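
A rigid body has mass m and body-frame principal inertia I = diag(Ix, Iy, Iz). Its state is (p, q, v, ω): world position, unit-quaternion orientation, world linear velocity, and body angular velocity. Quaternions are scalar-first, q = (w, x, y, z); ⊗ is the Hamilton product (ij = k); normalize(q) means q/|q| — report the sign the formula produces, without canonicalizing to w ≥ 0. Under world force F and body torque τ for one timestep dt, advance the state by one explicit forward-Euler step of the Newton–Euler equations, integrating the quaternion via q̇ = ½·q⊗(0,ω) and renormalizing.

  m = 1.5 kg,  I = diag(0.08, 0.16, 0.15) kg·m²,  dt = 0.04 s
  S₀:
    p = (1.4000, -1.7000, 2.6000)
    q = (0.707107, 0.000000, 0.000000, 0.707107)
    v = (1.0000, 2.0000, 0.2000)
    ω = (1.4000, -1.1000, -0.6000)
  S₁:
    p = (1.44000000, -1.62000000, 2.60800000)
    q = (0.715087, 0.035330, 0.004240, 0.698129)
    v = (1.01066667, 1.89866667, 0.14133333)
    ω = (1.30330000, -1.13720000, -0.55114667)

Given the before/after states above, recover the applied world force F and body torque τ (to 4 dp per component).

F = (0.4000, -3.8000, -2.2000)
τ = (-0.2000, -0.0900, 0.0600)

rate change Δω = (-0.09670000, -0.03720000, 0.04885333)
gyro term ω₀×Iω₀ = (-0.0066, 0.0588, -0.1232)
τ = I·(Δω/dt) + ω₀×(Iω₀) = (-0.2000, -0.0900, 0.0600)
velocity change Δv = (0.01066667, -0.10133333, -0.05866667)
applied force F = (0.4000, -3.8000, -2.2000)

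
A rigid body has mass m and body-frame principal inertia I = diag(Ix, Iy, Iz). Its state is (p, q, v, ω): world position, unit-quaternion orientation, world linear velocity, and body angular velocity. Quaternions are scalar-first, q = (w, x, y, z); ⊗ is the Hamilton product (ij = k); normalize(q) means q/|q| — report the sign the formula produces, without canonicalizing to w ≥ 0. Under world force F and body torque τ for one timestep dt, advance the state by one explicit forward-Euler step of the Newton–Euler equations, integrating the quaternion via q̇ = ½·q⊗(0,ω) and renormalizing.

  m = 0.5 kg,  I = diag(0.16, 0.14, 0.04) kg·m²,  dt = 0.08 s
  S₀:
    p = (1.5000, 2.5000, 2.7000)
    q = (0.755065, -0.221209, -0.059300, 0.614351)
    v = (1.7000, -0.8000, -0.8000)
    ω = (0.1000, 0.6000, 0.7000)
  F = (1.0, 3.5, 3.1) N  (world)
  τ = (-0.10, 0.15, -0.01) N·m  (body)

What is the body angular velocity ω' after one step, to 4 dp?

ω' = (0.0710, 0.6809, 0.6824)

ω×(Iω) gyroscopic = (-0.0420, 0.0084, -0.0012)
α = I⁻¹(τ − ω×Iω) = (-0.3625, 1.0114, -0.2200)
ω' = ω + α·dt = (0.0710, 0.6809, 0.6824)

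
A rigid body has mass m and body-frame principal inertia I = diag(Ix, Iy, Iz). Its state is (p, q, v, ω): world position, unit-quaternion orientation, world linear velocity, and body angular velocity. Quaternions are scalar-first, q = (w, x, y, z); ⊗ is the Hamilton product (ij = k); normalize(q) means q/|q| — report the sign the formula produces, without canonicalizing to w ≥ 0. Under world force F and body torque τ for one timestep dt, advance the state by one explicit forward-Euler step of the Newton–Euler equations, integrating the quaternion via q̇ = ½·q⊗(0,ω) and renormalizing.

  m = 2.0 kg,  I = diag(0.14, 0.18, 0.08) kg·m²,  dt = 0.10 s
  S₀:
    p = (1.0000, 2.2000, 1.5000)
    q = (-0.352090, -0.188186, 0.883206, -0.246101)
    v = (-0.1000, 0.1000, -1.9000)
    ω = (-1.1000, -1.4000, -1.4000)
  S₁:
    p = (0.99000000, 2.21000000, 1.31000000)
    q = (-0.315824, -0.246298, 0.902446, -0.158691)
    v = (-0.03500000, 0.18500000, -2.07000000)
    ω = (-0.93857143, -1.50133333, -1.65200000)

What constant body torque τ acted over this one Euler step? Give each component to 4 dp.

rate change Δω = (0.16142857, -0.10133333, -0.25200000)
ω₀×(Iω₀) = (-0.1960, 0.0924, 0.0616)
τ = I·(Δω/dt) + ω₀×(Iω₀) = (0.0300, -0.0900, -0.1400)

τ = (0.0300, -0.0900, -0.1400)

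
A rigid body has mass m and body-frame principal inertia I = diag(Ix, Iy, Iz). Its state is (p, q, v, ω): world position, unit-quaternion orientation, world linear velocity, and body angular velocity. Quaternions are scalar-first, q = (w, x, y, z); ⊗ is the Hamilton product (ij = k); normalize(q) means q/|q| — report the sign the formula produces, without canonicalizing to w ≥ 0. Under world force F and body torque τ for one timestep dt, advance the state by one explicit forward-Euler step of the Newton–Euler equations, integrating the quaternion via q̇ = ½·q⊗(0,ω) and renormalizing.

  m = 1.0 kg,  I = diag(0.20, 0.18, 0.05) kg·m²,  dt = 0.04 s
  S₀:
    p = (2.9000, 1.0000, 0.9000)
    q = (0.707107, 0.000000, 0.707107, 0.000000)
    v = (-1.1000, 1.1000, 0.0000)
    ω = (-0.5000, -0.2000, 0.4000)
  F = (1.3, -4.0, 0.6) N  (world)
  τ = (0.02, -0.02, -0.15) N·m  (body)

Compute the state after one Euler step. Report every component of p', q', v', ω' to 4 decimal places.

p' = (2.8560, 1.0440, 0.9000)
q' = (0.7099, -0.0014, 0.7042, 0.0127)
v' = (-1.0480, 0.9400, 0.0240)
ω' = (-0.4981, -0.1978, 0.2816)

(τ − ω×Iω)/I = (0.0480, 0.0556, -2.9600)
ω' = ω + α·dt = (-0.4981, -0.1978, 0.2816)
2q̇ = q⊗(0,ω) = (0.1414214, -0.0707107, -0.1414214, 0.6363963)
q + ½dt·q⊗(0,ω), renormalized = (0.7099, -0.0014, 0.7042, 0.0127)
p + v·dt = (2.8560, 1.0440, 0.9000)
v + (F/m)dt = (-1.0480, 0.9400, 0.0240)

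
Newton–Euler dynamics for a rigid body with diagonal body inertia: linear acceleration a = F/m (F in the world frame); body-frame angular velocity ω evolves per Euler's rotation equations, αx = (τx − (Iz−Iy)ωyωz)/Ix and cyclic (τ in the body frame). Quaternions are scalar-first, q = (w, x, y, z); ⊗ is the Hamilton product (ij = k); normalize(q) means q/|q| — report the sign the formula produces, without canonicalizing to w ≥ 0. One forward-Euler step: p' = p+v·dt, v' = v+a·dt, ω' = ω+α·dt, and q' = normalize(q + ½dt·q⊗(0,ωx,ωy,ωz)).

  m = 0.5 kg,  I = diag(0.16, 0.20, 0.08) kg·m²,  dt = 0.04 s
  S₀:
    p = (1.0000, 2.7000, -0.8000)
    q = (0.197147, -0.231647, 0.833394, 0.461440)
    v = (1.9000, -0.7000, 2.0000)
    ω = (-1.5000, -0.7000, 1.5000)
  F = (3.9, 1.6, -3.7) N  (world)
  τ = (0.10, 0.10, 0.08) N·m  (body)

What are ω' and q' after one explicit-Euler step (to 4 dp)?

ω×(Iω) gyroscopic = (0.1260, -0.1800, 0.0420)
α = I⁻¹(τ − ω×Iω) = (-0.1625, 1.4000, 0.4750)
ω + α·dt = (-1.5065, -0.6440, 1.5190)
2q̇ = q⊗(0,ω) = (-0.4562547, 1.2773785, -0.4826924, 1.7079644)
updated quaternion q' = (0.1878, -0.2059, 0.8229, 0.4951)

ω' = (-1.5065, -0.6440, 1.5190)
q' = (0.1878, -0.2059, 0.8229, 0.4951)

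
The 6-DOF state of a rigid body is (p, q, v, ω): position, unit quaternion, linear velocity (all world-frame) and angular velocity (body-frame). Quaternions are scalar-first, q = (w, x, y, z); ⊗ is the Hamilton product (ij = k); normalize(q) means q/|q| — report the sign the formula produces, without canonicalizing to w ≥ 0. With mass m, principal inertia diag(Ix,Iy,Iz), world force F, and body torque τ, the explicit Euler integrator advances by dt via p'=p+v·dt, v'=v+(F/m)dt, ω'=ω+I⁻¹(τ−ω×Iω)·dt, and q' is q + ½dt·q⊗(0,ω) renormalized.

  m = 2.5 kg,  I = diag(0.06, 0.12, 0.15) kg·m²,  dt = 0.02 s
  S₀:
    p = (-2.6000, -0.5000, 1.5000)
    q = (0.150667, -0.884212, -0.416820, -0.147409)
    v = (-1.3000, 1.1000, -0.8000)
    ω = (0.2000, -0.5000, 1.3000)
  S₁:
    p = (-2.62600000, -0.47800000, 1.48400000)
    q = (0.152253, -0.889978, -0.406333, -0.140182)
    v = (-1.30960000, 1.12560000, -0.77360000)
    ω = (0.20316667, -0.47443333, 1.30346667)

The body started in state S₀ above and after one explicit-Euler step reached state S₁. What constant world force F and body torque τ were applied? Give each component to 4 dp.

F = (-1.2000, 3.2000, 3.3000)
τ = (-0.0100, 0.1300, 0.0200)

rate change Δω = (0.00316667, 0.02556667, 0.00346667)
gyro term ω₀×Iω₀ = (-0.0195, -0.0234, -0.0060)
τ = I·(Δω/dt) + ω₀×(Iω₀) = (-0.0100, 0.1300, 0.0200)
v₁ − v₀ = (-0.00960000, 0.02560000, 0.02640000)
F = m·Δv/dt = (-1.2000, 3.2000, 3.3000)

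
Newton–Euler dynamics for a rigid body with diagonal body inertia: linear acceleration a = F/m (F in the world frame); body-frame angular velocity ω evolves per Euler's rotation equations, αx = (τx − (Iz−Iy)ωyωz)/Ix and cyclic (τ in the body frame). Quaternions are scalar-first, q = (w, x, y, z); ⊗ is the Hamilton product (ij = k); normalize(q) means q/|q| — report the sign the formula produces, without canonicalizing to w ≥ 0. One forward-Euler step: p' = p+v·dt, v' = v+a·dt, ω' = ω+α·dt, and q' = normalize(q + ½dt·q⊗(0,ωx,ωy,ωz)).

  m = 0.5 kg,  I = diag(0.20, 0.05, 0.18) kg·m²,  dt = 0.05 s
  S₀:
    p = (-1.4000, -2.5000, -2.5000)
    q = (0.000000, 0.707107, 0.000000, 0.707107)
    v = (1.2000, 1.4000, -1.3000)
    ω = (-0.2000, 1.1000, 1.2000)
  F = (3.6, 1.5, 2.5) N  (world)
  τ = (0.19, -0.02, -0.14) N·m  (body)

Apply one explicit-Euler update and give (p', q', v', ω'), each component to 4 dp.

p' = (-1.3400, -2.4300, -2.5650)
q' = (-0.0177, 0.6871, -0.0247, 0.7259)
v' = (1.5600, 1.5500, -1.0500)
ω' = (-0.1954, 1.0848, 1.1519)

precession coupling ω×(Iω) = (0.1716, -0.0048, 0.0330)
(τ − ω×Iω)/I = (0.0920, -0.3040, -0.9611)
new body rate ω' = (-0.1954, 1.0848, 1.1519)
2q̇ = q⊗(0,ω) = (-0.7071070, -0.7778177, -0.9899498, 0.7778177)
q' = normalize(q + ½dt·q⊗(0,ω)) = (-0.0177, 0.6871, -0.0247, 0.7259)
a = F/m = (7.2000, 3.0000, 5.0000)
p' = p + v·dt = (-1.3400, -2.4300, -2.5650)
v + (F/m)dt = (1.5600, 1.5500, -1.0500)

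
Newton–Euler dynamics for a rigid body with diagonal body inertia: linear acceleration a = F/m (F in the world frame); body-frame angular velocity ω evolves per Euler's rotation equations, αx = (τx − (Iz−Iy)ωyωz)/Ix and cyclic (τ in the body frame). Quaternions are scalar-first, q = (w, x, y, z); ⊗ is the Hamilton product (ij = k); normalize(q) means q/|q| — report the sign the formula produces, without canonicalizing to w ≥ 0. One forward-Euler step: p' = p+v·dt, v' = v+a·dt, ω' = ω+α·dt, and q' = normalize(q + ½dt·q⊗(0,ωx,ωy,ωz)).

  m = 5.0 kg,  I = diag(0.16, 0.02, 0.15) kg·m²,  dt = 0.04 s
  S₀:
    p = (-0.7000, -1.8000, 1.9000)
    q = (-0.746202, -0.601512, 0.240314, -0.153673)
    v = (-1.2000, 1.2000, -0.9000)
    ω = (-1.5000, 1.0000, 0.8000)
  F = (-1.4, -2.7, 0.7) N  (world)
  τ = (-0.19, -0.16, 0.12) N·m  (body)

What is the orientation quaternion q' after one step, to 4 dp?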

• Instructions for the task: In the listing above, locate the line containing "q = (0.707107, 0.000000, 0.000000, 0.707107)" and the line containing "ω = (1.30330000, -1.13720000, -0.55114667)". Transcribe those two lines and everything between them, exactly as written.

• Exercise response:
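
    q = (0.707107, 0.000000, 0.000000, 0.707107)
    v = (1.0000, 2.0000, 0.2000)
    ω = (1.4000, -1.1000, -0.6000)
  S₁:
    p = (1.44000000, -1.62000000, 2.60800000)
    q = (0.715087, 0.035330, 0.004240, 0.698129)
    v = (1.01066667, 1.89866667, 0.14133333)
    ω = (1.30330000, -1.13720000, -0.55114667)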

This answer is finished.